To do. The whole of the data, every line, should come back exactly the same.

Provided records.
----

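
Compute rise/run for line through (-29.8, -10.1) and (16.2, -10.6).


slope = (y2-y1)/(x2-x1) = ((-10.6)-(-10.1))/(16.2-(-29.8)) = (-0.5)/46 = -0.0109

-0.0109


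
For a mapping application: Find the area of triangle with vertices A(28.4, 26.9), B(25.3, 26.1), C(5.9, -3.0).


Area = |x_A(y_B-y_C) + x_B(y_C-y_A) + x_C(y_A-y_B)|/2
= |826.44 + (-756.47) + 4.72|/2
= 74.69/2 = 37.345

37.345


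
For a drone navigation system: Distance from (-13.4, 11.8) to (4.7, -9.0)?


dx=18.1, dy=-20.8
d^2 = 18.1^2 + (-20.8)^2 = 760.25
d = sqrt(760.25) = 27.5726

27.5726


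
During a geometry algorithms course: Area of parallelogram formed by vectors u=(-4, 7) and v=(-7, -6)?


|u x v| = |(-4)*(-6) - 7*(-7)|
= |24 - (-49)| = 73

73


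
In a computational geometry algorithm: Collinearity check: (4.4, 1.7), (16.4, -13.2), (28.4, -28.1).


Cross product: (16.4-4.4)*((-28.1)-1.7) - ((-13.2)-1.7)*(28.4-4.4)
= 0

Yes, collinear


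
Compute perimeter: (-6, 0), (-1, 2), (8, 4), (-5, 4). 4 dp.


Sides: (-6, 0)->(-1, 2): sqrt(29) = 5.385165, (-1, 2)->(8, 4): sqrt(85) = 9.219544, (8, 4)->(-5, 4): sqrt(169) = 13, (-5, 4)->(-6, 0): sqrt(17) = 4.123106
Sum = 31.727815
Perimeter = 31.7278

31.7278


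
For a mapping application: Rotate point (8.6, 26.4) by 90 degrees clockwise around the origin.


90° CW: (x,y) -> (y, -x)
(8.6,26.4) -> (26.4, -8.6)

(26.4, -8.6)


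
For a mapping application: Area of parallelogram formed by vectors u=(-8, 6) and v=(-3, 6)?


|u x v| = |(-8)*6 - 6*(-3)|
= |(-48) - (-18)| = 30

30


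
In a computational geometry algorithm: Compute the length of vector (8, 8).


|u| = sqrt(8^2 + 8^2) = sqrt(128) = 11.3137

11.3137


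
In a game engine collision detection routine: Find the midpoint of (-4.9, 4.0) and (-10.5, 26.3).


M = (((-4.9)+(-10.5))/2, (4+26.3)/2)
= (-7.7, 15.15)

(-7.7, 15.15)


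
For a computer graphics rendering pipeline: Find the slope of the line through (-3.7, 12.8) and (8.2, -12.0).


slope = (y2-y1)/(x2-x1) = ((-12)-12.8)/(8.2-(-3.7)) = (-24.8)/11.9 = -2.084

-2.084


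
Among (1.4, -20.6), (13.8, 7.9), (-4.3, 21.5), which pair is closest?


d(P0,P1) = 31.0807, d(P0,P2) = 42.4841, d(P1,P2) = 22.64
Closest: P1 and P2

Closest pair: (13.8, 7.9) and (-4.3, 21.5), distance = 22.64


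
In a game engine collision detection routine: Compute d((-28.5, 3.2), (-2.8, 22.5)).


dx=25.7, dy=19.3
d^2 = 25.7^2 + 19.3^2 = 1032.98
d = sqrt(1032.98) = 32.14

32.14


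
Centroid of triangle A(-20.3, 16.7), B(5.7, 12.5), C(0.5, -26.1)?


Centroid = ((x_A+x_B+x_C)/3, (y_A+y_B+y_C)/3)
= (((-20.3)+5.7+0.5)/3, (16.7+12.5+(-26.1))/3)
= (-4.7, 1.0333)

(-4.7, 1.0333)


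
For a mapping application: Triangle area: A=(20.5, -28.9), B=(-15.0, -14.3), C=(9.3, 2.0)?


Area = |x_A(y_B-y_C) + x_B(y_C-y_A) + x_C(y_A-y_B)|/2
= |(-334.15) + (-463.5) + (-135.78)|/2
= 933.43/2 = 466.715

466.715


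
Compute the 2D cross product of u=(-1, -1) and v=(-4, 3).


u x v = u_x*v_y - u_y*v_x = (-1)*3 - (-1)*(-4)
= (-3) - 4 = -7

-7


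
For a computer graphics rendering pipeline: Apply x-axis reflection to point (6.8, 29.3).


Reflection over x-axis: (x,y) -> (x,-y)
(6.8, 29.3) -> (6.8, -29.3)

(6.8, -29.3)


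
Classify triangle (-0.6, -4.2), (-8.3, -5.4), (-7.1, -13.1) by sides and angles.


Side lengths squared: AB^2=60.73, BC^2=60.73, CA^2=121.46
Sorted: [60.73, 60.73, 121.46]
By sides: Isosceles, By angles: Right

Isosceles, Right


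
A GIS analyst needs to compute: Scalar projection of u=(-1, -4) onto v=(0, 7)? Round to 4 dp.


u.v = -28, |v| = sqrt(49) = 7
Scalar projection = u.v / |v| = -28 / sqrt(49) = -4

-4


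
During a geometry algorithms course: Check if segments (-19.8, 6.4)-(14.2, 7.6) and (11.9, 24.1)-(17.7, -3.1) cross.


Cross products: d1=-964.9, d2=-33.14, d3=563.76, d4=-368
d1*d2 < 0 and d3*d4 < 0? no

No, they don't intersect


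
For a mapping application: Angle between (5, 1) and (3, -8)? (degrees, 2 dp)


u.v = 7, |u| = sqrt(26) = 5.099, |v| = sqrt(73) = 8.544
cos(theta) = u.v/(|u||v|) = 7/sqrt(1898) = 0.160676
theta = acos(0.160676) = 80.75 degrees

80.75 degrees


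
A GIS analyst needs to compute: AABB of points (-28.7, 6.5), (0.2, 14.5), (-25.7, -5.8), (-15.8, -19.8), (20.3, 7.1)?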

----

Written answer.
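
Compute rise/run for line through (-29.8, -10.1) and (16.2, -10.6).


slope = (y2-y1)/(x2-x1) = ((-10.6)-(-10.1))/(16.2-(-29.8)) = (-0.5)/46 = -0.0109

-0.0109


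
For a mapping application: Find the area of triangle with vertices A(28.4, 26.9), B(25.3, 26.1), C(5.9, -3.0).


Area = |x_A(y_B-y_C) + x_B(y_C-y_A) + x_C(y_A-y_B)|/2
= |826.44 + (-756.47) + 4.72|/2
= 74.69/2 = 37.345

37.345


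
For a drone navigation system: Distance from (-13.4, 11.8) to (4.7, -9.0)?


dx=18.1, dy=-20.8
d^2 = 18.1^2 + (-20.8)^2 = 760.25
d = sqrt(760.25) = 27.5726

27.5726


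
During a geometry algorithms course: Area of parallelogram formed by vectors u=(-4, 7) and v=(-7, -6)?


|u x v| = |(-4)*(-6) - 7*(-7)|
= |24 - (-49)| = 73

73


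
In a computational geometry algorithm: Collinearity check: (4.4, 1.7), (16.4, -13.2), (28.4, -28.1).


Cross product: (16.4-4.4)*((-28.1)-1.7) - ((-13.2)-1.7)*(28.4-4.4)
= 0

Yes, collinear


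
Compute perimeter: (-6, 0), (-1, 2), (8, 4), (-5, 4). 4 dp.


Sides: (-6, 0)->(-1, 2): sqrt(29) = 5.385165, (-1, 2)->(8, 4): sqrt(85) = 9.219544, (8, 4)->(-5, 4): sqrt(169) = 13, (-5, 4)->(-6, 0): sqrt(17) = 4.123106
Sum = 31.727815
Perimeter = 31.7278

31.7278


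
For a mapping application: Rotate point (8.6, 26.4) by 90 degrees clockwise around the origin.


90° CW: (x,y) -> (y, -x)
(8.6,26.4) -> (26.4, -8.6)

(26.4, -8.6)


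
For a mapping application: Area of parallelogram formed by vectors u=(-8, 6) and v=(-3, 6)?


|u x v| = |(-8)*6 - 6*(-3)|
= |(-48) - (-18)| = 30

30


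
In a computational geometry algorithm: Compute the length of vector (8, 8).


|u| = sqrt(8^2 + 8^2) = sqrt(128) = 11.3137

11.3137


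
In a game engine collision detection routine: Find the midpoint of (-4.9, 4.0) and (-10.5, 26.3).


M = (((-4.9)+(-10.5))/2, (4+26.3)/2)
= (-7.7, 15.15)

(-7.7, 15.15)


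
For a computer graphics rendering pipeline: Find the slope of the line through (-3.7, 12.8) and (8.2, -12.0).


slope = (y2-y1)/(x2-x1) = ((-12)-12.8)/(8.2-(-3.7)) = (-24.8)/11.9 = -2.084

-2.084


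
Among (1.4, -20.6), (13.8, 7.9), (-4.3, 21.5), which pair is closest?


d(P0,P1) = 31.0807, d(P0,P2) = 42.4841, d(P1,P2) = 22.64
Closest: P1 and P2

Closest pair: (13.8, 7.9) and (-4.3, 21.5), distance = 22.64


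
In a game engine collision detection routine: Compute d((-28.5, 3.2), (-2.8, 22.5)).


dx=25.7, dy=19.3
d^2 = 25.7^2 + 19.3^2 = 1032.98
d = sqrt(1032.98) = 32.14

32.14


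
Centroid of triangle A(-20.3, 16.7), B(5.7, 12.5), C(0.5, -26.1)?


Centroid = ((x_A+x_B+x_C)/3, (y_A+y_B+y_C)/3)
= (((-20.3)+5.7+0.5)/3, (16.7+12.5+(-26.1))/3)
= (-4.7, 1.0333)

(-4.7, 1.0333)


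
For a mapping application: Triangle area: A=(20.5, -28.9), B=(-15.0, -14.3), C=(9.3, 2.0)?


Area = |x_A(y_B-y_C) + x_B(y_C-y_A) + x_C(y_A-y_B)|/2
= |(-334.15) + (-463.5) + (-135.78)|/2
= 933.43/2 = 466.715

466.715


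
Compute the 2D cross product of u=(-1, -1) and v=(-4, 3).


u x v = u_x*v_y - u_y*v_x = (-1)*3 - (-1)*(-4)
= (-3) - 4 = -7

-7


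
For a computer graphics rendering pipeline: Apply x-axis reflection to point (6.8, 29.3).


Reflection over x-axis: (x,y) -> (x,-y)
(6.8, 29.3) -> (6.8, -29.3)

(6.8, -29.3)


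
Classify triangle (-0.6, -4.2), (-8.3, -5.4), (-7.1, -13.1) by sides and angles.


Side lengths squared: AB^2=60.73, BC^2=60.73, CA^2=121.46
Sorted: [60.73, 60.73, 121.46]
By sides: Isosceles, By angles: Right

Isosceles, Right


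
A GIS analyst needs to compute: Scalar projection of u=(-1, -4) onto v=(0, 7)? Round to 4 dp.


u.v = -28, |v| = sqrt(49) = 7
Scalar projection = u.v / |v| = -28 / sqrt(49) = -4

-4


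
During a geometry algorithms course: Check if segments (-19.8, 6.4)-(14.2, 7.6) and (11.9, 24.1)-(17.7, -3.1) cross.


Cross products: d1=-964.9, d2=-33.14, d3=563.76, d4=-368
d1*d2 < 0 and d3*d4 < 0? no

No, they don't intersect


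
For a mapping application: Angle between (5, 1) and (3, -8)? (degrees, 2 dp)


u.v = 7, |u| = sqrt(26) = 5.099, |v| = sqrt(73) = 8.544
cos(theta) = u.v/(|u||v|) = 7/sqrt(1898) = 0.160676
theta = acos(0.160676) = 80.75 degrees

80.75 degrees


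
A GIS analyst needs to compute: AABB of points (-28.7, 6.5), (0.2, 14.5), (-25.7, -5.8), (-15.8, -19.8), (20.3, 7.1)?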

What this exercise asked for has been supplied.